_DIRECTIONS FOR THIS TASK_
Once you reach the line containing "Both parents are", reproduce it and every later line exactly, through the end of the data.
##### EXTRACTED MATERIAL #####
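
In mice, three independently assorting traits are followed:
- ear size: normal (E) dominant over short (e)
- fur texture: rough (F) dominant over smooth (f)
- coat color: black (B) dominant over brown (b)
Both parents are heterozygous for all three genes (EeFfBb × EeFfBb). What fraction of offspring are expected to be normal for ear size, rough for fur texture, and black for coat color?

Trihybrid cross: EeFfBb × EeFfBb
Each trait segregates independently with a 3:1 phenotypic ratio, so each gene contributes 3/4 (dominant) or 1/4 (recessive).
Target: normal (ear size), rough (fur texture), black (coat color)
Probability = product of independent per-trait probabilities
= 3/4 × 3/4 × 3/4 = 27/64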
#####
_SOLUTION BELOW_
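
Both parents are heterozygous for all three genes (EeFfBb × EeFfBb). What fraction of offspring are expected to be normal for ear size, rough for fur texture, and black for coat color?

Trihybrid cross: EeFfBb × EeFfBb
Each trait segregates independently with a 3:1 phenotypic ratio, so each gene contributes 3/4 (dominant) or 1/4 (recessive).
Target: normal (ear size), rough (fur texture), black (coat color)
Probability = product of independent per-trait probabilities
= 3/4 × 3/4 × 3/4 = 27/64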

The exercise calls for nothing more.